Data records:
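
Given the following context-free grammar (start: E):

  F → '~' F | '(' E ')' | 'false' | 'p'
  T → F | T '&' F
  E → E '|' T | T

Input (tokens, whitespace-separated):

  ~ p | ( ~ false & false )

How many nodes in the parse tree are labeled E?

[E [E [T [F ~ [F p]]]] | [T [F ( [E [T [T [F ~ [F false]]] & [F false]]] )]]]

3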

Task to carry out: What you need to do is retype all the entries exactly as written.

Response to this task:
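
Given the following context-free grammar (start: E):

  F → '~' F | '(' E ')' | 'false' | 'p'
  T → F | T '&' F
  E → E '|' T | T

Input (tokens, whitespace-separated):

  ~ p | ( ~ false & false )

How many nodes in the parse tree are labeled E?

[E [E [T [F ~ [F p]]]] | [T [F ( [E [T [T [F ~ [F false]]] & [F false]]] )]]]

3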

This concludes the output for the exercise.